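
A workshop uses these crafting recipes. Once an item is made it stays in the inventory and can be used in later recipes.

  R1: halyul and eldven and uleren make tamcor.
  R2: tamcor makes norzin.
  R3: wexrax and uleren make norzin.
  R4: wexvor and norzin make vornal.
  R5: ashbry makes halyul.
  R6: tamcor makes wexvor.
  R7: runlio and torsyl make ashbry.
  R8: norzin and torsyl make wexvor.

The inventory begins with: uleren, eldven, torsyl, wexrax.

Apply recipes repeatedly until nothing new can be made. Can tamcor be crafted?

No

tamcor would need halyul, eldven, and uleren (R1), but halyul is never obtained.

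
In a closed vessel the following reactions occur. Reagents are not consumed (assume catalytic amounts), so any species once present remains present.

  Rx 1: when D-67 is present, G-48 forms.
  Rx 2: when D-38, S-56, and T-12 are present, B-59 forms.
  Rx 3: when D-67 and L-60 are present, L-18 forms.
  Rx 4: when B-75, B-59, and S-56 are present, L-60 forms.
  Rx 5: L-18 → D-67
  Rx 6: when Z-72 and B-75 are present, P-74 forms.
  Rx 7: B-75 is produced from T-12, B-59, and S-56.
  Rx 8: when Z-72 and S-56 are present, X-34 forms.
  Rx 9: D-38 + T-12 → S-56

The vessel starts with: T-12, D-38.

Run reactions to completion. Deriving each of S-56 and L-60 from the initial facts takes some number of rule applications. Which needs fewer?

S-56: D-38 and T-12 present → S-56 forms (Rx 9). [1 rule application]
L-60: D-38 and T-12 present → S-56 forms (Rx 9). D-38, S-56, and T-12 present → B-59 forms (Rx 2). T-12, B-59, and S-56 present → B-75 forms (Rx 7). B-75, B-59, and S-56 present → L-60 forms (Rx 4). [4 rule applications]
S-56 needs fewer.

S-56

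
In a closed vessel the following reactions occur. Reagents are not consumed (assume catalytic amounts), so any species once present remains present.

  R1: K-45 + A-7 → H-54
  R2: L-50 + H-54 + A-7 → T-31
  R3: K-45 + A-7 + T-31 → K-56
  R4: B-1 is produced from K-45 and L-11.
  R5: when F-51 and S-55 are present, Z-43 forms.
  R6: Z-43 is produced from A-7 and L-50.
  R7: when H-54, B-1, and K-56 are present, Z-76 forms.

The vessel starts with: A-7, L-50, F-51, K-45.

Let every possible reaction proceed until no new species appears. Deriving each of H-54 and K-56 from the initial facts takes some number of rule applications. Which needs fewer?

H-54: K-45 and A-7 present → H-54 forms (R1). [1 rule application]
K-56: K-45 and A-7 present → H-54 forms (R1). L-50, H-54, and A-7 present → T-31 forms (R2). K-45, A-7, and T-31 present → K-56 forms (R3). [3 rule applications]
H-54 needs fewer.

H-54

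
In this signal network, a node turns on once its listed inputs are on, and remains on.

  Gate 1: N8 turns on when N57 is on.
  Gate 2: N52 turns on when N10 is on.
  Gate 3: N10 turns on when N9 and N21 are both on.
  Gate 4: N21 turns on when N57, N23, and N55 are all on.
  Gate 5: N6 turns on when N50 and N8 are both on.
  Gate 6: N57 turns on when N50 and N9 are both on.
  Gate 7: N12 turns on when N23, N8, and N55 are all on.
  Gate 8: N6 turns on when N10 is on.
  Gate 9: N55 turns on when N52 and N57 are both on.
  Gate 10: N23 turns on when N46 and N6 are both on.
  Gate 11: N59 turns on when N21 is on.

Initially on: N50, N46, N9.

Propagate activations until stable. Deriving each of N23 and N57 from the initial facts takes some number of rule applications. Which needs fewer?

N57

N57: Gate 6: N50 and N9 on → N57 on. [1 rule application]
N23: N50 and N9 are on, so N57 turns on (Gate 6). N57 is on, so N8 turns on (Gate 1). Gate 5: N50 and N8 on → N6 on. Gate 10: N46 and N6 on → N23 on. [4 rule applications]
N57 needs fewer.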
====
What is needed: Above are the records; print exactly the lines from the line with "R6: Z-43 is produced from A-7 and L-50." to the line with "Initially on: N50, N46, N9.", including both, and nothing else.

Answer for this exercise:
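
  R6: Z-43 is produced from A-7 and L-50.
  R7: when H-54, B-1, and K-56 are present, Z-76 forms.

The vessel starts with: A-7, L-50, F-51, K-45.

Let every possible reaction proceed until no new species appears. Deriving each of H-54 and K-56 from the initial facts takes some number of rule applications. Which needs fewer?

H-54: K-45 and A-7 present → H-54 forms (R1). [1 rule application]
K-56: K-45 and A-7 present → H-54 forms (R1). L-50, H-54, and A-7 present → T-31 forms (R2). K-45, A-7, and T-31 present → K-56 forms (R3). [3 rule applications]
H-54 needs fewer.

H-54

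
In this signal network, a node turns on once its listed inputs are on, and remains on.

  Gate 1: N8 turns on when N57 is on.
  Gate 2: N52 turns on when N10 is on.
  Gate 3: N10 turns on when N9 and N21 are both on.
  Gate 4: N21 turns on when N57, N23, and N55 are all on.
  Gate 5: N6 turns on when N50 and N8 are both on.
  Gate 6: N57 turns on when N50 and N9 are both on.
  Gate 7: N12 turns on when N23, N8, and N55 are all on.
  Gate 8: N6 turns on when N10 is on.
  Gate 9: N55 turns on when N52 and N57 are both on.
  Gate 10: N23 turns on when N46 and N6 are both on.
  Gate 11: N59 turns on when N21 is on.

Initially on: N50, N46, N9.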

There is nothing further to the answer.